### Task goal
An exact copy of the lines from the one containing "0.038 mol of" through the last line below is required; include both of those lines and no others.

### Dataset entries
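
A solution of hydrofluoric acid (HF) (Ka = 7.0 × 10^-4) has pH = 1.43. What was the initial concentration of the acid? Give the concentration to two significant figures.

C₀ = 2.0 M

[H+] = 10^(-1.43) = 3.72 × 10^-2 M = x
Ka = x²/(C₀ − x) ⇒ C₀ = x + x²/Ka
C₀ = 3.72 × 10^-2 + (3.72 × 10^-2)²/(7.0 × 10^-4) = 2.01 M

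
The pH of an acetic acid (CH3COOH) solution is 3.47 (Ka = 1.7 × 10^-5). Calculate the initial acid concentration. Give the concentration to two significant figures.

[H+] = 10^(-3.47) = 3.39 × 10^-4 M = x
Ka = x²/(C₀ − x) ⇒ C₀ = x + x²/Ka
C₀ = 3.39 × 10^-4 + (3.39 × 10^-4)²/(1.7 × 10^-5) = 7.10 × 10^-3 M

C₀ = 7.1 × 10^-3 M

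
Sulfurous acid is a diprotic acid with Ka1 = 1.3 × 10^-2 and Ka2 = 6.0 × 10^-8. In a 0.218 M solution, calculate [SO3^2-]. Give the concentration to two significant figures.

First ionization gives [H+] ≈ [HSO3-] = 4.71 × 10^-2 M.
Second step: Ka2 = [H+][SO3^2-]/[HSO3-] ≈ [SO3^2-] (since [H+] ≈ [HSO3-]).
So [SO3^2-] ≈ Ka2.

6.0 × 10^-8 M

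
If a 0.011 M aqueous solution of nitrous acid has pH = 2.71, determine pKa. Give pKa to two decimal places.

[H+] = 10^(-2.71) = 1.95 × 10^-3 M
At equilibrium [HA] = 0.011 − 1.95 × 10^-3 = 9.05 × 10^-3 M
Ka = [H+][A-]/[HA] = (1.95 × 10^-3)² / 9.05 × 10^-3 = 4.20 × 10^-4
pKa = -log(4.20 × 10^-4) = 3.38

pKa = 3.38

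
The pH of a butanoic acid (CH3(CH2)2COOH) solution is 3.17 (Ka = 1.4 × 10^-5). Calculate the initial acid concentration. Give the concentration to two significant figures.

[H+] = 10^(-3.17) = 6.76 × 10^-4 M = x
Ka = x²/(C₀ − x) ⇒ C₀ = x + x²/Ka
C₀ = 6.76 × 10^-4 + (6.76 × 10^-4)²/(1.4 × 10^-5) = 3.33 × 10^-2 M

C₀ = 3.3 × 10^-2 M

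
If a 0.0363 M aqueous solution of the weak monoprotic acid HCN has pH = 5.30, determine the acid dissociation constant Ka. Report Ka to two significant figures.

Ka = 6.9 × 10^-10

[H+] = 10^(-5.30) = 5.01 × 10^-6 M
At equilibrium [HA] = 0.0363 − 5.01 × 10^-6 = 3.63 × 10^-2 M
Ka = [H+][A-]/[HA] = (5.01 × 10^-6)² / 3.63 × 10^-2 = 6.9 × 10^-10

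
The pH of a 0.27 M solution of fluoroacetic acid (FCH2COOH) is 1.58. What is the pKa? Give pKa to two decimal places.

pKa = 2.55

[H+] = 10^(-1.58) = 2.63 × 10^-2 M
At equilibrium [HA] = 0.27 − 2.63 × 10^-2 = 2.44 × 10^-1 M
Ka = [H+][A-]/[HA] = (2.63 × 10^-2)² / 2.44 × 10^-1 = 2.83 × 10^-3
pKa = -log(2.83 × 10^-3) = 2.55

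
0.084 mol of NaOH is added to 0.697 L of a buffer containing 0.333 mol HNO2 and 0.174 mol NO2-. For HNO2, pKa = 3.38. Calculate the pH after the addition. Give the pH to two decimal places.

After neutralization: n(HNO2) = 0.249 mol, n(NO2-) = 0.258 mol.
pH = pKa + log([A⁻]/[HA]) = 3.38 + log(0.258/0.249) = 3.38 +0.015

pH = 3.40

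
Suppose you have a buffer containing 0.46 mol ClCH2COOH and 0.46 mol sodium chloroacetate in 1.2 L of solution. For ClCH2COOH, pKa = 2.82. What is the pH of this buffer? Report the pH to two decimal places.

pH = 2.82

pH = pKa + log([A⁻]/[HA]) = 2.82 + log(0.46/0.46)
pH = 2.82 + (+0.000) = 2.82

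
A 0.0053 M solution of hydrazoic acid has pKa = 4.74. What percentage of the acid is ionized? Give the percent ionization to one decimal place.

5.7%

HN3 ⇌ N3- + H+; let x = [H+] at equilibrium.
Ka = 10^(−4.74) = 1.82 × 10^-5
Solve x² + 1.82e-05x − 9.65e-08 = 0 → x = 3.02 × 10^-4 M
Fraction ionized = 3.02 × 10^-4 / 0.0053 = 0.0570 → 5.7%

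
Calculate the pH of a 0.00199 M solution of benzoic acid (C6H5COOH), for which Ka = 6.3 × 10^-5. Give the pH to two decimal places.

C6H5COOH ⇌ C6H5COO- + H+
Ka = [H+]²/(0.00199 − [H+]) = 6.3 × 10^-5
The 5% rule fails; solving [H+]² + Ka·[H+] − Ka·C₀ = 0 exactly:
[H+] = (−Ka + √(Ka² + 4·Ka·C₀))/2 = 3.24 × 10^-4 M
pH = −log[H+] = −log(3.24 × 10^-4) = 3.49

pH = 3.49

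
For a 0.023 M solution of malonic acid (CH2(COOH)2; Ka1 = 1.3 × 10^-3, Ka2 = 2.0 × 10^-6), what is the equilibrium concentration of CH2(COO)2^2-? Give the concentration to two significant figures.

First ionization gives [H+] ≈ [CH2(COOH)COO-] = 4.86 × 10^-3 M.
Second step: Ka2 = [H+][CH2(COO)2^2-]/[CH2(COOH)COO-] ≈ [CH2(COO)2^2-] (since [H+] ≈ [CH2(COOH)COO-]).
So [CH2(COO)2^2-] ≈ Ka2.

2.0 × 10^-6 M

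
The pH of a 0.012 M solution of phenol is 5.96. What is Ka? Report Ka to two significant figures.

[H+] = 10^(-5.96) = 1.10 × 10^-6 M
At equilibrium [HA] = 0.012 − 1.10 × 10^-6 = 1.20 × 10^-2 M
Ka = [H+][A-]/[HA] = (1.10 × 10^-6)² / 1.20 × 10^-2 = 1.0 × 10^-10

Ka = 1.0 × 10^-10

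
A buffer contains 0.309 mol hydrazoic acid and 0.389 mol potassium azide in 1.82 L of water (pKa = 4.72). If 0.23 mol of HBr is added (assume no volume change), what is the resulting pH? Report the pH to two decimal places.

pH = 4.19

Added H+ converts N3- to HN3: HN3 → 0.539 mol, N3- → 0.159 mol.
pH = pKa + log([A⁻]/[HA]) = 4.72 + log(0.159/0.539) = 4.72 -0.530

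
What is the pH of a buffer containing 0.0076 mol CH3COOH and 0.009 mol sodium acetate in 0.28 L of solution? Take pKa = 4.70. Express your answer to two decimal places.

pH = 4.77

Using pH = pKa + log([base]/[acid]) with [base]/[acid] = 0.009/0.0076:
pH = 4.70 + (+0.073) = 4.77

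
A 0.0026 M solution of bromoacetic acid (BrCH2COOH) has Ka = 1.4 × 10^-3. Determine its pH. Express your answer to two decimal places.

BrCH2COOH ⇌ BrCH2COO- + H+
Ka = [H+]²/(0.0026 − [H+]) = 1.4 × 10^-3
Here C₀/Ka ≈ 1.86, so the small-[H+] approximation fails. Use the quadratic:
[H+] = (−Ka + √(Ka² + 4·Ka·C₀))/2 = 1.33 × 10^-3 M
pH = −log[H+] = −log(1.33 × 10^-3) = 2.88

pH = 2.88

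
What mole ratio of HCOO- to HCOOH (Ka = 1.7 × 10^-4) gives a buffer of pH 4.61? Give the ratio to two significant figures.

pKa = -log(1.7 × 10^-4) = 3.770
pH = pKa + log(r) ⇒ log(r) = 4.61 − 3.770 = +0.840
r = [HCOO-]/[HCOOH] = 10^(+0.840) = 6.92

ratio = 6.9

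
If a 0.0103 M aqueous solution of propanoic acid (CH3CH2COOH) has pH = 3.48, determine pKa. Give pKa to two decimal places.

[H+] = 10^(-3.48) = 3.31 × 10^-4 M
At equilibrium [HA] = 0.0103 − 3.31 × 10^-4 = 9.97 × 10^-3 M
Ka = [H+][A-]/[HA] = (3.31 × 10^-4)² / 9.97 × 10^-3 = 1.10 × 10^-5
pKa = -log(1.10 × 10^-5) = 4.96

pKa = 4.96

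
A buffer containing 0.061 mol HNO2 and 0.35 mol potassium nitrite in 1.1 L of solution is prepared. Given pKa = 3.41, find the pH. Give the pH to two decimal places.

Using pH = pKa + log([base]/[acid]) with [base]/[acid] = 0.35/0.061:
pH = 3.41 + (+0.759) = 4.17

pH = 4.17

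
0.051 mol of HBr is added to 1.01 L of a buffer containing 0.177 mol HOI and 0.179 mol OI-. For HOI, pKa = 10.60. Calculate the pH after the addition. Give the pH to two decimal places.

After neutralization: n(HOI) = 0.228 mol, n(OI-) = 0.128 mol.
pH = pKa + log(n_OI-/n_HOI) = 10.60 + log(0.128/0.228) = 10.60 + (-0.251)

pH = 10.35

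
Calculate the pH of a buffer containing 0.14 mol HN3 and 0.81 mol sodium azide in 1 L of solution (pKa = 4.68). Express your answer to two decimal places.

Henderson–Hasselbalch: pH = pKa + log([N3-]/[HN3]) = 4.68 + log(0.81/0.14)
pH = 4.68 + (+0.762) = 5.44

pH = 5.44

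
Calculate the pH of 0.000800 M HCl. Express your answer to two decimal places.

HCl is a strong acid and dissociates completely, so [H+] = 0.000800 M.
pH = -log(0.0008) = 3.10

pH = 3.10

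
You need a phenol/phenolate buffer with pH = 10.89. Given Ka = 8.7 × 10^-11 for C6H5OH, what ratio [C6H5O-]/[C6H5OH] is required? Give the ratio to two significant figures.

ratio = 6.8

pKa = -log(8.7 × 10^-11) = 10.060
pH = pKa + log(r) ⇒ log(r) = 10.89 − 10.060 = +0.830
r = [C6H5O-]/[C6H5OH] = 10^(+0.830) = 6.76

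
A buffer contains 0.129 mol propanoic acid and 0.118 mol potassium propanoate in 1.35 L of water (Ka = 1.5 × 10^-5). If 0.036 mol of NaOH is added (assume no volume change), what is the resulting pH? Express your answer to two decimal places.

After neutralization: n(CH3CH2COOH) = 0.093 mol, n(CH3CH2COO-) = 0.154 mol.
pKa = −log(1.5 × 10^-5) = 4.824
pH = pKa + log([A⁻]/[HA]) = 4.824 + log(0.154/0.093) = 4.824 +0.219

pH = 5.04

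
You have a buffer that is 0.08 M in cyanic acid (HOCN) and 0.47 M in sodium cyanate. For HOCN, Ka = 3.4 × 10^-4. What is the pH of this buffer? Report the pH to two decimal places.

pKa = −log(3.4 × 10^-4) = 3.469
pH = pKa + log([A⁻]/[HA]) = 3.469 + log(0.47/0.08)
pH = 3.469 + (+0.769) = 4.24

pH = 4.24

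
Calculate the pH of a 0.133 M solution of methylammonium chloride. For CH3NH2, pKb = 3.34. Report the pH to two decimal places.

CH3NH3+ is the conjugate acid of the weak base CH3NH2.
Kb = 10^(−3.34) = 4.57 × 10^-4
Ka = Kw/Kb = 1.0×10^-14 / 4.57 × 10^-4 = 2.19 × 10^-11
Ka = x²/(0.133 − x) = 2.19 × 10^-11
Since Ka ≪ C₀, x ≈ √(Ka·C₀) = 1.71 × 10^-6 M.
pH = −log(1.71 × 10^-6) = 5.77

pH = 5.77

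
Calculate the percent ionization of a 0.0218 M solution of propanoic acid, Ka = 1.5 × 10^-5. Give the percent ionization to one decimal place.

CH3CH2COOH ⇌ CH3CH2COO- + H+; let x = [H+] at equilibrium.
x ≈ √(Ka·C₀) = √(1.5 × 10^-5 × 0.0218) = 5.72 × 10^-4 M
% ionization = x/C₀ × 100% = 5.72 × 10^-4/0.0218 × 100% = 2.6%

2.6%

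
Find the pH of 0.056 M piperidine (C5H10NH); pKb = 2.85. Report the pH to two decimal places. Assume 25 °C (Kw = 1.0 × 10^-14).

pH = 11.91

C5H10NH + H2O ⇌ C5H10NH2+ + OH-
Kb = 10^(−2.85) = 1.41 × 10^-3
Kb = x²/(0.056 − x) = 1.41 × 10^-3
Here C₀/Kb ≈ 39.7, so the small-x approximation fails. Use the quadratic:
x = (−Kb + √(Kb² + 4·Kb·C₀))/2 = 8.21 × 10^-3 M
pOH = −log(8.21 × 10^-3) = 2.09; pH = 14.00 − 2.09 = 11.91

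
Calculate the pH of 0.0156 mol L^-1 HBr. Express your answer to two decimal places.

pH = 1.81

HBr is a strong acid and dissociates completely, so [H+] = 0.0156 M.
pH = -log(0.0156) = 1.81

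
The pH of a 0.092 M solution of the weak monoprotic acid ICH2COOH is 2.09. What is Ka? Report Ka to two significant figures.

Ka = 7.9 × 10^-4

[H+] = 10^(-2.09) = 8.13 × 10^-3 M
At equilibrium [HA] = 0.092 − 8.13 × 10^-3 = 8.39 × 10^-2 M
Ka = [H+][A-]/[HA] = (8.13 × 10^-3)² / 8.39 × 10^-2 = 7.9 × 10^-4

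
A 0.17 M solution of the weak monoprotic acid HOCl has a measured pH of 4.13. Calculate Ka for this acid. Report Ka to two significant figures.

Ka = 3.2 × 10^-8

[H+] = 10^(-4.13) = 7.41 × 10^-5 M
At equilibrium [HA] = 0.17 − 7.41 × 10^-5 = 1.70 × 10^-1 M
Ka = [H+][A-]/[HA] = (7.41 × 10^-5)² / 1.70 × 10^-1 = 3.2 × 10^-8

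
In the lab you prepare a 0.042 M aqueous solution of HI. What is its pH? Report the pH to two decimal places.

pH = 1.38

HI is a strong acid and dissociates completely, so [H+] = 0.042 M.
pH = -log(0.042) = 1.38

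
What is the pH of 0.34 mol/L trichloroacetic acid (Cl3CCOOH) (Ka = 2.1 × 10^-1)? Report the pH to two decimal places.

pH = 0.74

Cl3CCOOH ⇌ Cl3CCOO- + H+
From the ICE table, Ka = x²/(0.34 − x) = 2.1 × 10^-1.
The 5% rule fails; solving x² + Ka·x − Ka·C₀ = 0 exactly:
x = (−Ka + √(Ka² + 4·Ka·C₀))/2 = 1.82 × 10^-1 M
pH = −log(1.82 × 10^-1) = 0.74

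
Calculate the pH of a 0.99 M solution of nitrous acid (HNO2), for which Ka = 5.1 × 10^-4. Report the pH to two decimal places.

pH = 1.65

HNO2 ⇌ NO2- + H+
Let x = [H+] at equilibrium. Ka = x²/(0.99 − x).
Neglecting x in the denominator: x = √(5.1 × 10^-4 × 0.99) = 2.25 × 10^-2 M
(x/C₀ = 2.3% < 5%, so the approximation holds.)
pH = −log(2.25 × 10^-2) = 1.65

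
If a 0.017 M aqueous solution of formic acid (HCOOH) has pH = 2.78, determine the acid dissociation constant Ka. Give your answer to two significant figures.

[H+] = 10^(-2.78) = 1.66 × 10^-3 M
At equilibrium [HA] = 0.017 − 1.66 × 10^-3 = 1.53 × 10^-2 M
Ka = [H+][A-]/[HA] = (1.66 × 10^-3)² / 1.53 × 10^-2 = 1.8 × 10^-4

Ka = 1.8 × 10^-4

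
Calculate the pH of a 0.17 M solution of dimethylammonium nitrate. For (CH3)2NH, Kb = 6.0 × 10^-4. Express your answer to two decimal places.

pH = 5.77

(CH3)2NH2+ is the conjugate acid of the weak base (CH3)2NH.
Ka = Kw/Kb = 1.0×10^-14 / 6.0 × 10^-4 = 1.67 × 10^-11
From the ICE table, Ka = [H+]²/(0.17 − [H+]) = 1.67 × 10^-11.
Neglecting [H+] in the denominator: [H+] = √(1.67 × 10^-11 × 0.17) = 1.68 × 10^-6 M
pH = −log[H+] = −log(1.68 × 10^-6) = 5.77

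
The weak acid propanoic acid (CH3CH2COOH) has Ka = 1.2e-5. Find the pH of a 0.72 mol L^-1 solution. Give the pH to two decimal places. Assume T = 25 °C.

pH = 2.53

CH3CH2COOH ⇌ CH3CH2COO- + H+
Ka = x²/(0.72 − x) = 1.2 × 10^-5
Since Ka ≪ C₀, x ≈ √(Ka·C₀) = 2.94 × 10^-3 M.
Check: 0.41% ionized — well under 5%, approximation valid.
pH = −log(2.94 × 10^-3) = 2.53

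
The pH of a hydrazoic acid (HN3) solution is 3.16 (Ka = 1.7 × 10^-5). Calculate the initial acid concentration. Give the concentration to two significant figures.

C₀ = 2.9 × 10^-2 M

[H+] = 10^(-3.16) = 6.92 × 10^-4 M = x
Ka = x²/(C₀ − x) ⇒ C₀ = x + x²/Ka
C₀ = 6.92 × 10^-4 + (6.92 × 10^-4)²/(1.7 × 10^-5) = 2.89 × 10^-2 M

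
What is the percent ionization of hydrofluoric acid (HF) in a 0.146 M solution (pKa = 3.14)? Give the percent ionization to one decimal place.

6.8%

HF ⇌ F- + H+; let x = [H+] at equilibrium.
Ka = 10^(−3.14) = 7.24 × 10^-4
Ka = x²/(C₀ − x); solving the quadratic gives x = 9.93 × 10^-3 M.
% ionization = x/C₀ × 100% = 9.93 × 10^-3/0.146 × 100% = 6.8%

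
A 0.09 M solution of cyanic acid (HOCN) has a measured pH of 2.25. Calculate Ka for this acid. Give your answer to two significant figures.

Ka = 3.7 × 10^-4

[H+] = 10^(-2.25) = 5.62 × 10^-3 M
At equilibrium [HA] = 0.09 − 5.62 × 10^-3 = 8.44 × 10^-2 M
Ka = [H+][A-]/[HA] = (5.62 × 10^-3)² / 8.44 × 10^-2 = 3.7 × 10^-4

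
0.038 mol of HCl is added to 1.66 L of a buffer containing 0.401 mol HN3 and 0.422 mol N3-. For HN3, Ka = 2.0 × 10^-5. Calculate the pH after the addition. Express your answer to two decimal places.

After neutralization: n(HN3) = 0.439 mol, n(N3-) = 0.384 mol.
pKa = −log(2.0 × 10^-5) = 4.699
pH = pKa + log(n_N3-/n_HN3) = 4.699 + log(0.384/0.439) = 4.699 + (-0.058)

pH = 4.64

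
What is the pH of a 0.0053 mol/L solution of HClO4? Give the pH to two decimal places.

HClO4 is a strong acid and dissociates completely, so [H+] = 0.0053 M.
pH = -log(0.0053) = 2.28

pH = 2.28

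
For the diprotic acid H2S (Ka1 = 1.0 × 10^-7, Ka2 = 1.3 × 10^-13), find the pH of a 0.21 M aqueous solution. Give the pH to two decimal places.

pH = 3.84

Since Ka1 ≫ Ka2, the first ionization dominates [H+].
Ka1 = x²/(0.21 − x) = 1.0 × 10^-7
x ≈ √(1.0 × 10^-7 × 0.21) = 1.45 × 10^-4 M
pH = −log(1.45 × 10^-4) = 3.84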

### Response area
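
0.038 mol of HCl is added to 1.66 L of a buffer containing 0.401 mol HN3 and 0.422 mol N3-. For HN3, Ka = 2.0 × 10^-5. Calculate the pH after the addition. Express your answer to two decimal places.

After neutralization: n(HN3) = 0.439 mol, n(N3-) = 0.384 mol.
pKa = −log(2.0 × 10^-5) = 4.699
pH = pKa + log(n_N3-/n_HN3) = 4.699 + log(0.384/0.439) = 4.699 + (-0.058)

pH = 4.64

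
What is the pH of a 0.0053 mol/L solution of HClO4? Give the pH to two decimal places.

HClO4 is a strong acid and dissociates completely, so [H+] = 0.0053 M.
pH = -log(0.0053) = 2.28

pH = 2.28

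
For the diprotic acid H2S (Ka1 = 1.0 × 10^-7, Ka2 = 1.3 × 10^-13), find the pH of a 0.21 M aqueous solution. Give the pH to two decimal places.

pH = 3.84

Since Ka1 ≫ Ka2, the first ionization dominates [H+].
Ka1 = x²/(0.21 − x) = 1.0 × 10^-7
x ≈ √(1.0 × 10^-7 × 0.21) = 1.45 × 10^-4 M
pH = −log(1.45 × 10^-4) = 3.84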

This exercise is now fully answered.